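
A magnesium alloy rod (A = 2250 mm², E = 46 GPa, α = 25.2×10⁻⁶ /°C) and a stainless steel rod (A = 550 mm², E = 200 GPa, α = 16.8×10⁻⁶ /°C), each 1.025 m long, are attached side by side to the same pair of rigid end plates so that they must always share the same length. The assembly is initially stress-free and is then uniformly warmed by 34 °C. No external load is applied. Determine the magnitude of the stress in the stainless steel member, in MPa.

Equilibrium of a rigid end plate with no external load gives equal and opposite internal forces ±P in the two members. Since α_{magnesium alloy} > α_{stainless steel}, heating drives the magnesium alloy into compression and the stainless steel into tension.
Setting the final lengths equal and cancelling L: (α₁ − α₂)ΔT = P/(A₁E₁) + P/(A₂E₂).
|α₁ − α₂|·ΔT = 8.4×10⁻⁶ × 34 = 0.0002856.
1/(A₁E₁) + 1/(A₂E₂) = 1/(2250×46×10³) + 1/(550×200×10³) = 1.875×10⁻⁸ N⁻¹.
P = 0.0002856 / 1.875×10⁻⁸ = 15230 N = 15.23 kN.
σ_{stainless steel} = P/A₂ = 15230/550 = 27.69 MPa, tensile.

σ ≈ 27.7 MPa (tensile)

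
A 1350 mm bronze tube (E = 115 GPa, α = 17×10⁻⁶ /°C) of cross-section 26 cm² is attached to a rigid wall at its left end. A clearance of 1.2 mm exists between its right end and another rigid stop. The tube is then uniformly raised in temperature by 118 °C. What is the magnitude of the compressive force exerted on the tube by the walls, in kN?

If the wall were absent the tube would grow by αΔT L = 17×10⁻⁶ × 118 × 1350 = 2.708 mm.
After closing the 1.2 mm clearance, 2.708 − 1.2 = 1.508 mm of expansion remains to be suppressed by the wall.
So σ = E(δ_free − g)/L = 115×10³ × 1.508/1350 = 128.5 MPa.
Force on the wall = σA = 128.5 × 2600 mm² = 334 kN.

P ≈ 334 kN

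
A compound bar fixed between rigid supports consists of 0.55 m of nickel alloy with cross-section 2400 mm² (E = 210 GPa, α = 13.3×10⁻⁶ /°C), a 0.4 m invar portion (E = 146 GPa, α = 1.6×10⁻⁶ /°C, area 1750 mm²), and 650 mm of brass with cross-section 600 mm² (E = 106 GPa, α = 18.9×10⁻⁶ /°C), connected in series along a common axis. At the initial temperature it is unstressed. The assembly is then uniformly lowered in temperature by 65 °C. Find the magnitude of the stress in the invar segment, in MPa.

With the walls removed the bar would change length by δ_free = Σ αᵢΔT Lᵢ = 13.3×10⁻⁶×65×550 + 1.6×10⁻⁶×65×400 + 18.9×10⁻⁶×65×650 = 1.316 mm.
The walls prevent any net length change, so an axial force P (same in every segment) develops. Compatibility: P · Σ Lᵢ/(AᵢEᵢ) = δ_free.
Σ Lᵢ/(AᵢEᵢ) = 550/(2400×210×10³) + 400/(1750×146×10³) + 650/(600×106×10³) = 1.288×10⁻⁵ mm/N.
Hence P = δ_free / Σ(L/AE) = 1.316/1.288×10⁻⁵ = 102.2 kN (tensile).
σ_{invar} = P / A = 102200 / 1750 = 58.38 MPa.

σ ≈ 58.4 MPa (tensile)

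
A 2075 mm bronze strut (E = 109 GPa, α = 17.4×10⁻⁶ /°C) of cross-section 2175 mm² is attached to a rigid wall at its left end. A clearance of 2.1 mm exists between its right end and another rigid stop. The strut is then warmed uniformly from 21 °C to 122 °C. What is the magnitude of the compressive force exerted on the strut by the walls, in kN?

Free thermal elongation = αΔT L = 17.4×10⁻⁶ × 101 × 2075 = 3.647 mm.
The gap closes (δ_free > 2.1 mm) and the wall then resists a further 3.647 − 2.1 = 1.547 mm of expansion.
Compatibility: PL/(AE) = 1.547 mm, so σ = P/A = E × (1.547/2075) = 81.24 MPa.
P = σA = 81.24 × 2175 = 176.7 kN.

P ≈ 177 kN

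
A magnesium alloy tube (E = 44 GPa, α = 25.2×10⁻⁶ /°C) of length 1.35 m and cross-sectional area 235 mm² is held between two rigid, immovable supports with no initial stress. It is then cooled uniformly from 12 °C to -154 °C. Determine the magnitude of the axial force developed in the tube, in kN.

P ≈ 43.3 kN (tensile)

With zero net strain, σ = E·αΔT = 44 GPa × 25.2×10⁻⁶ × 166 = 184.1 MPa.
Axial force P = σA = 184.1 × 235 = 43250 N = 43.25 kN, tensile.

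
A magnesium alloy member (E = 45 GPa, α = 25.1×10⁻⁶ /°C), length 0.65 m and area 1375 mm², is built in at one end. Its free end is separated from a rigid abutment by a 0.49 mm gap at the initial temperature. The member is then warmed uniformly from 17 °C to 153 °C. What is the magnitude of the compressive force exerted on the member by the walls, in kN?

P ≈ 165 kN

Free thermal elongation = αΔT L = 25.1×10⁻⁶ × 136 × 650 = 2.219 mm.
The gap closes (δ_free > 0.49 mm) and the wall then resists a further 2.219 − 0.49 = 1.729 mm of expansion.
So σ = E(δ_free − g)/L = 45×10³ × 1.729/650 = 119.7 MPa.
P = σA = 119.7 × 1375 = 164.6 kN.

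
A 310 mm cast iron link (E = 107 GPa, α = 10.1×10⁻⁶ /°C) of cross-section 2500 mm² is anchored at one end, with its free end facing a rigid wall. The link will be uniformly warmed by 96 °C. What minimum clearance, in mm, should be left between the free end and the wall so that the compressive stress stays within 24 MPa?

g ≈ 0.231 mm

With no wall the link would lengthen by αΔT L = 10.1×10⁻⁶ × 96 × 310 = 0.3006 mm.
A stress of 24 MPa corresponds to the wall pushing the link back by σL/E = 24×310/(107×10³) = 0.06953 mm.
So the gap has to take up the difference, g_min = δ_free − σL/E = 0.3006 − 0.06953 = 0.231 mm.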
________________
*Your instructions*
Reproduce the data exactly. Keep every line intact.

*Output of the exercise*
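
A magnesium alloy rod (A = 2250 mm², E = 46 GPa, α = 25.2×10⁻⁶ /°C) and a stainless steel rod (A = 550 mm², E = 200 GPa, α = 16.8×10⁻⁶ /°C), each 1.025 m long, are attached side by side to the same pair of rigid end plates so that they must always share the same length. The assembly is initially stress-free and is then uniformly warmed by 34 °C. No external load is applied. Determine the magnitude of the stress in the stainless steel member, in MPa.

Equilibrium of a rigid end plate with no external load gives equal and opposite internal forces ±P in the two members. Since α_{magnesium alloy} > α_{stainless steel}, heating drives the magnesium alloy into compression and the stainless steel into tension.
Setting the final lengths equal and cancelling L: (α₁ − α₂)ΔT = P/(A₁E₁) + P/(A₂E₂).
|α₁ − α₂|·ΔT = 8.4×10⁻⁶ × 34 = 0.0002856.
1/(A₁E₁) + 1/(A₂E₂) = 1/(2250×46×10³) + 1/(550×200×10³) = 1.875×10⁻⁸ N⁻¹.
P = 0.0002856 / 1.875×10⁻⁸ = 15230 N = 15.23 kN.
σ_{stainless steel} = P/A₂ = 15230/550 = 27.69 MPa, tensile.

σ ≈ 27.7 MPa (tensile)

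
A 1350 mm bronze tube (E = 115 GPa, α = 17×10⁻⁶ /°C) of cross-section 26 cm² is attached to a rigid wall at its left end. A clearance of 1.2 mm exists between its right end and another rigid stop. The tube is then uniformly raised in temperature by 118 °C. What is the magnitude of the compressive force exerted on the tube by the walls, in kN?

If the wall were absent the tube would grow by αΔT L = 17×10⁻⁶ × 118 × 1350 = 2.708 mm.
After closing the 1.2 mm clearance, 2.708 − 1.2 = 1.508 mm of expansion remains to be suppressed by the wall.
So σ = E(δ_free − g)/L = 115×10³ × 1.508/1350 = 128.5 MPa.
Force on the wall = σA = 128.5 × 2600 mm² = 334 kN.

P ≈ 334 kN

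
A compound bar fixed between rigid supports consists of 0.55 m of nickel alloy with cross-section 2400 mm² (E = 210 GPa, α = 13.3×10⁻⁶ /°C), a 0.4 m invar portion (E = 146 GPa, α = 1.6×10⁻⁶ /°C, area 1750 mm²), and 650 mm of brass with cross-section 600 mm² (E = 106 GPa, α = 18.9×10⁻⁶ /°C), connected in series along a common axis. At the initial temperature it is unstressed. The assembly is then uniformly lowered in temperature by 65 °C. Find the magnitude of the stress in the invar segment, in MPa.

With the walls removed the bar would change length by δ_free = Σ αᵢΔT Lᵢ = 13.3×10⁻⁶×65×550 + 1.6×10⁻⁶×65×400 + 18.9×10⁻⁶×65×650 = 1.316 mm.
The walls prevent any net length change, so an axial force P (same in every segment) develops. Compatibility: P · Σ Lᵢ/(AᵢEᵢ) = δ_free.
Σ Lᵢ/(AᵢEᵢ) = 550/(2400×210×10³) + 400/(1750×146×10³) + 650/(600×106×10³) = 1.288×10⁻⁵ mm/N.
Hence P = δ_free / Σ(L/AE) = 1.316/1.288×10⁻⁵ = 102.2 kN (tensile).
σ_{invar} = P / A = 102200 / 1750 = 58.38 MPa.

σ ≈ 58.4 MPa (tensile)

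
A 2075 mm bronze strut (E = 109 GPa, α = 17.4×10⁻⁶ /°C) of cross-section 2175 mm² is attached to a rigid wall at its left end. A clearance of 2.1 mm exists between its right end and another rigid stop. The strut is then warmed uniformly from 21 °C to 122 °C. What is the magnitude of the compressive force exerted on the strut by the walls, in kN?

Free thermal elongation = αΔT L = 17.4×10⁻⁶ × 101 × 2075 = 3.647 mm.
The gap closes (δ_free > 2.1 mm) and the wall then resists a further 3.647 − 2.1 = 1.547 mm of expansion.
Compatibility: PL/(AE) = 1.547 mm, so σ = P/A = E × (1.547/2075) = 81.24 MPa.
P = σA = 81.24 × 2175 = 176.7 kN.

P ≈ 177 kN

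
A magnesium alloy tube (E = 44 GPa, α = 25.2×10⁻⁶ /°C) of length 1.35 m and cross-sectional area 235 mm² is held between two rigid, immovable supports with no initial stress. It is then cooled uniformly from 12 °C to -154 °C. Determine the magnitude of the axial force developed in the tube, in kN.

P ≈ 43.3 kN (tensile)

With zero net strain, σ = E·αΔT = 44 GPa × 25.2×10⁻⁶ × 166 = 184.1 MPa.
Axial force P = σA = 184.1 × 235 = 43250 N = 43.25 kN, tensile.

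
A magnesium alloy member (E = 45 GPa, α = 25.1×10⁻⁶ /°C), length 0.65 m and area 1375 mm², is built in at one end. Its free end is separated from a rigid abutment by a 0.49 mm gap at the initial temperature. The member is then warmed uniformly from 17 °C to 153 °C. What is the magnitude of the compressive force exerted on the member by the walls, in kN?

P ≈ 165 kN

Free thermal elongation = αΔT L = 25.1×10⁻⁶ × 136 × 650 = 2.219 mm.
The gap closes (δ_free > 0.49 mm) and the wall then resists a further 2.219 − 0.49 = 1.729 mm of expansion.
So σ = E(δ_free − g)/L = 45×10³ × 1.729/650 = 119.7 MPa.
P = σA = 119.7 × 1375 = 164.6 kN.

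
A 310 mm cast iron link (E = 107 GPa, α = 10.1×10⁻⁶ /°C) of cross-section 2500 mm² is anchored at one end, with its free end facing a rigid wall. The link will be uniformly warmed by 96 °C. What minimum clearance, in mm, should be left between the free end and the wall so that the compressive stress stays within 24 MPa?

g ≈ 0.231 mm

With no wall the link would lengthen by αΔT L = 10.1×10⁻⁶ × 96 × 310 = 0.3006 mm.
A stress of 24 MPa corresponds to the wall pushing the link back by σL/E = 24×310/(107×10³) = 0.06953 mm.
So the gap has to take up the difference, g_min = δ_free − σL/E = 0.3006 − 0.06953 = 0.231 mm.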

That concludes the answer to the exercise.